= YOUR ASSIGNMENT =
Each entry needs to be copied exactly, with nothing left out.

= DATA EXTRACTS =

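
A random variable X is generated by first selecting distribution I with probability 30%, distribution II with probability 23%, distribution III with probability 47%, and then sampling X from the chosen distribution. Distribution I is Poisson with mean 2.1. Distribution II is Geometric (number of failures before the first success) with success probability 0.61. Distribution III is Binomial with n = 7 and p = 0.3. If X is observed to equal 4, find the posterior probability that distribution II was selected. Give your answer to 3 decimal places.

0.041

Likelihoods P(X=4 | ·): I: 0.099231; II: 0.014112; III: 0.0972405.
Posterior ∝ prior × likelihood. Numerator for II: 0.23·0.014112 = 0.00324576.
Normalizing constant: 0.3·0.099231 + 0.23·0.014112 + 0.47·0.0972405 = 0.0787181.
P(II | observation) = 0.00324576 / 0.0787181 = 0.0412327.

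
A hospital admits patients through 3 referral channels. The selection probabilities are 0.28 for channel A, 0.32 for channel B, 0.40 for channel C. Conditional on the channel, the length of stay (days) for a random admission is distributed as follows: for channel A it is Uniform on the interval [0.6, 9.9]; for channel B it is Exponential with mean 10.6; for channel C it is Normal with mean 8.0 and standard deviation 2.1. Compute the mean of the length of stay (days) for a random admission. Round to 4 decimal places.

8.0620

Component means — A: 5.25; B: 10.6; C: 8.
E[X] = 0.28·5.25 + 0.32·10.6 + 0.4·8 = 8.062.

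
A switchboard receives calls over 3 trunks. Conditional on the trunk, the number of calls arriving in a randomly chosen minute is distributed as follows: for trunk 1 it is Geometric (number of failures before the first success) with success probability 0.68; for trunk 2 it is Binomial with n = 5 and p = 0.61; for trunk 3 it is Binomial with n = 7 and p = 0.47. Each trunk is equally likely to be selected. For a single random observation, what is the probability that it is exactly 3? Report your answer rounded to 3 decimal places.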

= WRITTEN RESPONSE =
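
A random variable X is generated by first selecting distribution I with probability 30%, distribution II with probability 23%, distribution III with probability 47%, and then sampling X from the chosen distribution. Distribution I is Poisson with mean 2.1. Distribution II is Geometric (number of failures before the first success) with success probability 0.61. Distribution III is Binomial with n = 7 and p = 0.3. If X is observed to equal 4, find the posterior probability that distribution II was selected. Give your answer to 3 decimal places.

0.041

Likelihoods P(X=4 | ·): I: 0.099231; II: 0.014112; III: 0.0972405.
Posterior ∝ prior × likelihood. Numerator for II: 0.23·0.014112 = 0.00324576.
Normalizing constant: 0.3·0.099231 + 0.23·0.014112 + 0.47·0.0972405 = 0.0787181.
P(II | observation) = 0.00324576 / 0.0787181 = 0.0412327.

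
A hospital admits patients through 3 referral channels. The selection probabilities are 0.28 for channel A, 0.32 for channel B, 0.40 for channel C. Conditional on the channel, the length of stay (days) for a random admission is distributed as follows: for channel A it is Uniform on the interval [0.6, 9.9]; for channel B it is Exponential with mean 10.6; for channel C it is Normal with mean 8.0 and standard deviation 2.1. Compute the mean of the length of stay (days) for a random admission. Round to 4 decimal places.

8.0620

Component means — A: 5.25; B: 10.6; C: 8.
E[X] = 0.28·5.25 + 0.32·10.6 + 0.4·8 = 8.062.

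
A switchboard receives calls over 3 trunks. Conditional on the trunk, the number of calls arriving in a randomly chosen minute is distributed as follows: for trunk 1 it is Geometric (number of failures before the first success) with success probability 0.68; for trunk 2 it is Binomial with n = 5 and p = 0.61; for trunk 3 it is Binomial with n = 7 and p = 0.47. Each trunk is equally likely to be selected. For a single random observation, what is the probability that it is exactly 3? Report your answer rounded to 3 decimal places.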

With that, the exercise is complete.